§ Problem to solve: All of the data should be restated word for word.

Exercise input Block Start

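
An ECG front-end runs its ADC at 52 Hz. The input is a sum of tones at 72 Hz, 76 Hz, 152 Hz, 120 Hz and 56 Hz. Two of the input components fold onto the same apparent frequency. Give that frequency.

fs/2 = 26 Hz.
72 Hz mod fs = 20 Hz.
20 Hz ≤ fs/2 = 26 Hz, appears at 20 Hz.
76 Hz mod fs = 24 Hz.
24 Hz ≤ fs/2 = 26 Hz, appears at 24 Hz.
152 Hz mod fs = 48 Hz.
48 Hz > fs/2 = 26 Hz, folds to fs − 48 Hz = 4 Hz.
120 Hz mod fs = 16 Hz.
16 Hz ≤ fs/2 = 26 Hz, appears at 16 Hz.
56 Hz mod fs = 4 Hz.
4 Hz ≤ fs/2 = 26 Hz, appears at 4 Hz.
56 Hz and 152 Hz both map to 4 Hz.

4 Hz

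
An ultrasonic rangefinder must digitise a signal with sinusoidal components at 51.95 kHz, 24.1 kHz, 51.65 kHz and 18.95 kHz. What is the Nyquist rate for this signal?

103.9 kHz

Highest-frequency component: 51.95 kHz.
Nyquist rate = 2 × 51.95 kHz = 103.9 kHz.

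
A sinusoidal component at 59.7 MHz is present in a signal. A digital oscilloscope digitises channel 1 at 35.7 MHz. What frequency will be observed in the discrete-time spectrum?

59.7 MHz mod fs = 24 MHz.
24 MHz > fs/2 = 17.85 MHz, folds to fs − 24 MHz = 11.7 MHz.

11.7 MHz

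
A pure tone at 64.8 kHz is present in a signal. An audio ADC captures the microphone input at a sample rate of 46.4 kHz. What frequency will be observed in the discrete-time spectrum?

18.4 kHz

64.8 kHz mod fs = 18.4 kHz.
18.4 kHz ≤ fs/2 = 23.2 kHz, appears at 18.4 kHz.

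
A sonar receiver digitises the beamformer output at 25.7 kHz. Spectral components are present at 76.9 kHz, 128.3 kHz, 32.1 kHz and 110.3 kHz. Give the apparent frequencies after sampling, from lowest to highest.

fs/2 = 12.85 kHz.
76.9 kHz mod fs = 25.5 kHz.
25.5 kHz > fs/2 = 12.85 kHz, folds to fs − 25.5 kHz = 0.2 kHz.
128.3 kHz mod fs = 25.5 kHz.
25.5 kHz > fs/2 = 12.85 kHz, folds to fs − 25.5 kHz = 0.2 kHz.
32.1 kHz mod fs = 6.4 kHz.
6.4 kHz ≤ fs/2 = 12.85 kHz, appears at 6.4 kHz.
110.3 kHz mod fs = 7.5 kHz.
7.5 kHz ≤ fs/2 = 12.85 kHz, appears at 7.5 kHz.
Distinct values: {0.2 kHz, 6.4 kHz, 7.5 kHz}.

0.2 kHz, 6.4 kHz, 7.5 kHz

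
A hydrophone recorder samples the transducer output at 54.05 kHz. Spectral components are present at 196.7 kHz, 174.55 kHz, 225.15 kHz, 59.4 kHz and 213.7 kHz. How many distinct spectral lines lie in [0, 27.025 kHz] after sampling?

fs/2 = 27.025 kHz.
196.7 kHz mod fs = 34.55 kHz.
34.55 kHz > fs/2 = 27.025 kHz, folds to fs − 34.55 kHz = 19.5 kHz.
174.55 kHz mod fs = 12.4 kHz.
12.4 kHz ≤ fs/2 = 27.025 kHz, appears at 12.4 kHz.
225.15 kHz mod fs = 8.95 kHz.
8.95 kHz ≤ fs/2 = 27.025 kHz, appears at 8.95 kHz.
59.4 kHz mod fs = 5.35 kHz.
5.35 kHz ≤ fs/2 = 27.025 kHz, appears at 5.35 kHz.
213.7 kHz mod fs = 51.55 kHz.
51.55 kHz > fs/2 = 27.025 kHz, folds to fs − 51.55 kHz = 2.5 kHz.
Distinct values: {2.5 kHz, 5.35 kHz, 8.95 kHz, 12.4 kHz, 19.5 kHz} → 5.

5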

Exercise input Block End

§ Answer to the problem:
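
An ECG front-end runs its ADC at 52 Hz. The input is a sum of tones at 72 Hz, 76 Hz, 152 Hz, 120 Hz and 56 Hz. Two of the input components fold onto the same apparent frequency. Give that frequency.

fs/2 = 26 Hz.
72 Hz mod fs = 20 Hz.
20 Hz ≤ fs/2 = 26 Hz, appears at 20 Hz.
76 Hz mod fs = 24 Hz.
24 Hz ≤ fs/2 = 26 Hz, appears at 24 Hz.
152 Hz mod fs = 48 Hz.
48 Hz > fs/2 = 26 Hz, folds to fs − 48 Hz = 4 Hz.
120 Hz mod fs = 16 Hz.
16 Hz ≤ fs/2 = 26 Hz, appears at 16 Hz.
56 Hz mod fs = 4 Hz.
4 Hz ≤ fs/2 = 26 Hz, appears at 4 Hz.
56 Hz and 152 Hz both map to 4 Hz.

4 Hz

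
An ultrasonic rangefinder must digitise a signal with sinusoidal components at 51.95 kHz, 24.1 kHz, 51.65 kHz and 18.95 kHz. What is the Nyquist rate for this signal?

103.9 kHz

Highest-frequency component: 51.95 kHz.
Nyquist rate = 2 × 51.95 kHz = 103.9 kHz.

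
A sinusoidal component at 59.7 MHz is present in a signal. A digital oscilloscope digitises channel 1 at 35.7 MHz. What frequency will be observed in the discrete-time spectrum?

59.7 MHz mod fs = 24 MHz.
24 MHz > fs/2 = 17.85 MHz, folds to fs − 24 MHz = 11.7 MHz.

11.7 MHz

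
A pure tone at 64.8 kHz is present in a signal. An audio ADC captures the microphone input at a sample rate of 46.4 kHz. What frequency will be observed in the discrete-time spectrum?

18.4 kHz

64.8 kHz mod fs = 18.4 kHz.
18.4 kHz ≤ fs/2 = 23.2 kHz, appears at 18.4 kHz.

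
A sonar receiver digitises the beamformer output at 25.7 kHz. Spectral components are present at 76.9 kHz, 128.3 kHz, 32.1 kHz and 110.3 kHz. Give the apparent frequencies after sampling, from lowest to highest.

fs/2 = 12.85 kHz.
76.9 kHz mod fs = 25.5 kHz.
25.5 kHz > fs/2 = 12.85 kHz, folds to fs − 25.5 kHz = 0.2 kHz.
128.3 kHz mod fs = 25.5 kHz.
25.5 kHz > fs/2 = 12.85 kHz, folds to fs − 25.5 kHz = 0.2 kHz.
32.1 kHz mod fs = 6.4 kHz.
6.4 kHz ≤ fs/2 = 12.85 kHz, appears at 6.4 kHz.
110.3 kHz mod fs = 7.5 kHz.
7.5 kHz ≤ fs/2 = 12.85 kHz, appears at 7.5 kHz.
Distinct values: {0.2 kHz, 6.4 kHz, 7.5 kHz}.

0.2 kHz, 6.4 kHz, 7.5 kHz

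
A hydrophone recorder samples the transducer output at 54.05 kHz. Spectral components are present at 196.7 kHz, 174.55 kHz, 225.15 kHz, 59.4 kHz and 213.7 kHz. How many distinct spectral lines lie in [0, 27.025 kHz] after sampling?

fs/2 = 27.025 kHz.
196.7 kHz mod fs = 34.55 kHz.
34.55 kHz > fs/2 = 27.025 kHz, folds to fs − 34.55 kHz = 19.5 kHz.
174.55 kHz mod fs = 12.4 kHz.
12.4 kHz ≤ fs/2 = 27.025 kHz, appears at 12.4 kHz.
225.15 kHz mod fs = 8.95 kHz.
8.95 kHz ≤ fs/2 = 27.025 kHz, appears at 8.95 kHz.
59.4 kHz mod fs = 5.35 kHz.
5.35 kHz ≤ fs/2 = 27.025 kHz, appears at 5.35 kHz.
213.7 kHz mod fs = 51.55 kHz.
51.55 kHz > fs/2 = 27.025 kHz, folds to fs − 51.55 kHz = 2.5 kHz.
Distinct values: {2.5 kHz, 5.35 kHz, 8.95 kHz, 12.4 kHz, 19.5 kHz} → 5.

5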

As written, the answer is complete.